(Dataset entries)

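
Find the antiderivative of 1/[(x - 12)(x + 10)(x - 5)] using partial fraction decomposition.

Cover-up: A = 1/154, B = 1/330, C = -1/105. Decomposition: (1/154)/(x - 12) + (1/330)/(x + 10) - (1/105)/(x - 5). Integrate each term: (1/154) ln|(x - 12)| + (1/330) ln|(x + 10)| - (1/105) ln|(x - 5)| + C


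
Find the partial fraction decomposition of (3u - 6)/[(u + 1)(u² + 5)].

At u=-1: α = (3·(-1) - 6)/((-1)² + 5) = -3/2. β = -α = 3/2, γ = 3 - (-1)·α = 3/2
Result: (-3/2)/(u + 1) + ((3/2)u + 3/2)/(u² + 5)


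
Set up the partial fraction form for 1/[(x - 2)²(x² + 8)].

Repeated linear + quadratic: α/(x - 2) + β/(x - 2)² + (γx + δ)/(x² + 8)


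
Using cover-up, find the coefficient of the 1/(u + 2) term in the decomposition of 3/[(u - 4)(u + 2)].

Cover (u + 2), set u=-2: 3/((u - 4) at u=-2) = 3/(-6) = -1/2


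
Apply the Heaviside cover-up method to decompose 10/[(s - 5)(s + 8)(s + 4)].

Cover (s - 5), s=5: P = 10/[(5 + 8)(5 + 4)] = 10/117. Cover (s + 8), s=-8: Q = 10/[(-8 - 5)(-8 + 4)] = 5/26. Cover (s + 4), s=-4: R = 10/[(-4 - 5)(-4 + 8)] = -5/18.
Result: (10/117)/(s - 5) + (5/26)/(s + 8) - (5/18)/(s + 4)


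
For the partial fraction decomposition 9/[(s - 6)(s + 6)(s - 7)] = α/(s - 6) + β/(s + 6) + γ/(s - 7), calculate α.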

__The task__
What you should produce is an exact retyping of every line above.

__Written answer__
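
Find the antiderivative of 1/[(x - 12)(x + 10)(x - 5)] using partial fraction decomposition.

Cover-up: A = 1/154, B = 1/330, C = -1/105. Decomposition: (1/154)/(x - 12) + (1/330)/(x + 10) - (1/105)/(x - 5). Integrate each term: (1/154) ln|(x - 12)| + (1/330) ln|(x + 10)| - (1/105) ln|(x - 5)| + C


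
Find the partial fraction decomposition of (3u - 6)/[(u + 1)(u² + 5)].

At u=-1: α = (3·(-1) - 6)/((-1)² + 5) = -3/2. β = -α = 3/2, γ = 3 - (-1)·α = 3/2
Result: (-3/2)/(u + 1) + ((3/2)u + 3/2)/(u² + 5)


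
Set up the partial fraction form for 1/[(x - 2)²(x² + 8)].

Repeated linear + quadratic: α/(x - 2) + β/(x - 2)² + (γx + δ)/(x² + 8)


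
Using cover-up, find the coefficient of the 1/(u + 2) term in the decomposition of 3/[(u - 4)(u + 2)].

Cover (u + 2), set u=-2: 3/((u - 4) at u=-2) = 3/(-6) = -1/2


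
Apply the Heaviside cover-up method to decompose 10/[(s - 5)(s + 8)(s + 4)].

Cover (s - 5), s=5: P = 10/[(5 + 8)(5 + 4)] = 10/117. Cover (s + 8), s=-8: Q = 10/[(-8 - 5)(-8 + 4)] = 5/26. Cover (s + 4), s=-4: R = 10/[(-4 - 5)(-4 + 8)] = -5/18.
Result: (10/117)/(s - 5) + (5/26)/(s + 8) - (5/18)/(s + 4)


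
For the partial fraction decomposition 9/[(s - 6)(s + 6)(s - 7)] = α/(s - 6) + β/(s + 6) + γ/(s - 7), calculate α.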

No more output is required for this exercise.